- What you are asked to do
Every line from the one with "Start state: r0" through the end of the records below should be restated word for word, and nothing outside that span.

----- Records provided

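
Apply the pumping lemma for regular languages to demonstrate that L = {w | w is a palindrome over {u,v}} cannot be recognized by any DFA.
Assume L is regular with pumping length p. Idea: pumping the leading u-block breaks the symmetry.
Choose s = u^p v u^p (a palindrome of length 2p+1 ≥ p). By the pumping lemma, s = xyz with |xy| ≤ p, |y| > 0, so y = u^k with k > 0 (xy lies entirely in the first u^p). Then xy²z = u^(p+k) v u^p, which is not a palindrome since p+k ≠ p.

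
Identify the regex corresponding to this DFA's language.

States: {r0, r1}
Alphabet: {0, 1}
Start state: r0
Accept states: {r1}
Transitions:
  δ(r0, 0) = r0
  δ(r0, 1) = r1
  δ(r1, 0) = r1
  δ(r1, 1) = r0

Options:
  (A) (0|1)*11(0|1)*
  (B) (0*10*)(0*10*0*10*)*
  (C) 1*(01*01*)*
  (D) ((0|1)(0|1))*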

----------

- The completed task
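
Start state: r0
Accept states: {r1}
Transitions:
  δ(r0, 0) = r0
  δ(r0, 1) = r1
  δ(r1, 0) = r1
  δ(r1, 1) = r0

Options:
  (A) (0|1)*11(0|1)*
  (B) (0*10*)(0*10*0*10*)*
  (C) 1*(01*01*)*
  (D) ((0|1)(0|1))*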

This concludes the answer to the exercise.